▸ Collected data
※ ※ ※

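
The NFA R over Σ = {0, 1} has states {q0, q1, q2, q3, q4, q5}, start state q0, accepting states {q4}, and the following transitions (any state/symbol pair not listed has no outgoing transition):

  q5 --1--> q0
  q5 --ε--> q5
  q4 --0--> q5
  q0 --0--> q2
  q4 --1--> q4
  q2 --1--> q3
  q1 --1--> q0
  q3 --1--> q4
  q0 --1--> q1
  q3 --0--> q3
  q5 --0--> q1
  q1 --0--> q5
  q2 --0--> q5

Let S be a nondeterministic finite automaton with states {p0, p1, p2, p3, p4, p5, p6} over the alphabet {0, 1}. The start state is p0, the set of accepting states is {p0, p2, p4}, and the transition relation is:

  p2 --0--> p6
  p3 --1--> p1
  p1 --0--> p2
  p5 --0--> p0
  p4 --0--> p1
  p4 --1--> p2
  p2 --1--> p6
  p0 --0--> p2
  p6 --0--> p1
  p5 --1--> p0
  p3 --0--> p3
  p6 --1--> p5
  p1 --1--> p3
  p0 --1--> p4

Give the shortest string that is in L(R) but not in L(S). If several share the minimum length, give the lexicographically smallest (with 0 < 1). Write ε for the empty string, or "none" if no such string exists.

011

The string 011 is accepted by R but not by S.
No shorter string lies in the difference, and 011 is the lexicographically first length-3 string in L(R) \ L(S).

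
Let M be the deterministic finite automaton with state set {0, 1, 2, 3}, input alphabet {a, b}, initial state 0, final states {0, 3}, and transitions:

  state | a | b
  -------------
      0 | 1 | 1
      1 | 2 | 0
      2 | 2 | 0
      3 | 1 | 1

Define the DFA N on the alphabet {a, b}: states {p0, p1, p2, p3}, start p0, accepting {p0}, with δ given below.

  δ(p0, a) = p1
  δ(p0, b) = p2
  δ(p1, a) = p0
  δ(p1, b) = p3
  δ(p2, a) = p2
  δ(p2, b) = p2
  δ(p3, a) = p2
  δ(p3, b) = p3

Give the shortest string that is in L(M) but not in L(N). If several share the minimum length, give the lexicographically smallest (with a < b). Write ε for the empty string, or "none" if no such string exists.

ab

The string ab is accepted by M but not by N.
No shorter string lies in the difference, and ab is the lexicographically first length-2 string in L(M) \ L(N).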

※ ※ ※

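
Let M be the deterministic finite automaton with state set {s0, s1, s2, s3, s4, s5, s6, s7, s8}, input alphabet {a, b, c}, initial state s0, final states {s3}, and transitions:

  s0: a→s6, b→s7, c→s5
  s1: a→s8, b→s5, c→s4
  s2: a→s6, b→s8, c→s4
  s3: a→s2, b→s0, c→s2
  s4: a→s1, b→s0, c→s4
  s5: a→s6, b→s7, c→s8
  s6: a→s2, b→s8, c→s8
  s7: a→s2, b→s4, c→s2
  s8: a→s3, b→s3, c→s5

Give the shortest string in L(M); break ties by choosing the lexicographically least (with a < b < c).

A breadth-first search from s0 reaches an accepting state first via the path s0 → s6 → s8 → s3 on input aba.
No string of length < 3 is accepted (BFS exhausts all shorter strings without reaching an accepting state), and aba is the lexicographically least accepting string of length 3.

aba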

※ ※ ※

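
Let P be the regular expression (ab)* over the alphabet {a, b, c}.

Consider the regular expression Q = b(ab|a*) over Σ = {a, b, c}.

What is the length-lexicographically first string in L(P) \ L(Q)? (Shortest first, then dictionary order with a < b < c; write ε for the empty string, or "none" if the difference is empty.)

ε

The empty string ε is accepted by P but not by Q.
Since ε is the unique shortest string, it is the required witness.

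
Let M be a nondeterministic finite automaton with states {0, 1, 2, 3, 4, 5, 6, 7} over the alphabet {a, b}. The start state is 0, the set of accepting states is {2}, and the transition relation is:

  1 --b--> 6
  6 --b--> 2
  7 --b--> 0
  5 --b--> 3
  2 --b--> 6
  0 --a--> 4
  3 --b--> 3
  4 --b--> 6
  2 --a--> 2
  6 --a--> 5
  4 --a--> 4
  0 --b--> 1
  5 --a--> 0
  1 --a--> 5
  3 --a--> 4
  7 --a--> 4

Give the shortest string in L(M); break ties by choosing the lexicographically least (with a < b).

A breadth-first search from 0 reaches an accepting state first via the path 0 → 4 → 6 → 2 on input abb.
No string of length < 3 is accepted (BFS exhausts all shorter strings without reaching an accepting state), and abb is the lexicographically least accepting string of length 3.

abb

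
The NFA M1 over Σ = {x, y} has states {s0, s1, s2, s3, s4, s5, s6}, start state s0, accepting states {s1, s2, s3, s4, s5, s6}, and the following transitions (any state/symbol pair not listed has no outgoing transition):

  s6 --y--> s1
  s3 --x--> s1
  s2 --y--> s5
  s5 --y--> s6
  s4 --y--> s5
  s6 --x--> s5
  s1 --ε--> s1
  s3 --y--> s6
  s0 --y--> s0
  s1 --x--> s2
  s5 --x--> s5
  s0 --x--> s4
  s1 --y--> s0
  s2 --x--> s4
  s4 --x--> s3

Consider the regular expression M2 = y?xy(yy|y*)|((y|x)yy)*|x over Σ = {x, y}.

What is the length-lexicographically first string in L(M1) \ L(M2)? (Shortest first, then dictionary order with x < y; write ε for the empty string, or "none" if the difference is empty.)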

※ ※ ※

▸ Problem to work on
Output the lines of the records above exactly as they appear, from the line containing "The NFA R over" through the line containing "p0 --1--> p4".

▸ Result
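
The NFA R over Σ = {0, 1} has states {q0, q1, q2, q3, q4, q5}, start state q0, accepting states {q4}, and the following transitions (any state/symbol pair not listed has no outgoing transition):

  q5 --1--> q0
  q5 --ε--> q5
  q4 --0--> q5
  q0 --0--> q2
  q4 --1--> q4
  q2 --1--> q3
  q1 --1--> q0
  q3 --1--> q4
  q0 --1--> q1
  q3 --0--> q3
  q5 --0--> q1
  q1 --0--> q5
  q2 --0--> q5

Let S be a nondeterministic finite automaton with states {p0, p1, p2, p3, p4, p5, p6} over the alphabet {0, 1}. The start state is p0, the set of accepting states is {p0, p2, p4}, and the transition relation is:

  p2 --0--> p6
  p3 --1--> p1
  p1 --0--> p2
  p5 --0--> p0
  p4 --0--> p1
  p4 --1--> p2
  p2 --1--> p6
  p0 --0--> p2
  p6 --0--> p1
  p5 --1--> p0
  p3 --0--> p3
  p6 --1--> p5
  p1 --1--> p3
  p0 --1--> p4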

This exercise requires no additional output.